- **YOUR INSTRUCTIONS**: All of the data needs to be repeated exactly.

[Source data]
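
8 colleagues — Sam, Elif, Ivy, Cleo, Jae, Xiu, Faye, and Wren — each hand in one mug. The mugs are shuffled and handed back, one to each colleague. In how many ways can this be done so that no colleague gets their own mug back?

14833

This is the derangement count D_8: permutations of 8 items with no fixed point.
By inclusion–exclusion this is Σ_{j=0}^{8} (−1)^j C(8,j)·(8−j)!.
Computing: 40320 − 40320 + 20160 − 6720 + 1680 − 336 + 56 − 8 + 1 = 14833.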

- **ANSWER BOX**:
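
8 colleagues — Sam, Elif, Ivy, Cleo, Jae, Xiu, Faye, and Wren — each hand in one mug. The mugs are shuffled and handed back, one to each colleague. In how many ways can this be done so that no colleague gets their own mug back?

14833

This is the derangement count D_8: permutations of 8 items with no fixed point.
By inclusion–exclusion this is Σ_{j=0}^{8} (−1)^j C(8,j)·(8−j)!.
Computing: 40320 − 40320 + 20160 − 6720 + 1680 − 336 + 56 − 8 + 1 = 14833.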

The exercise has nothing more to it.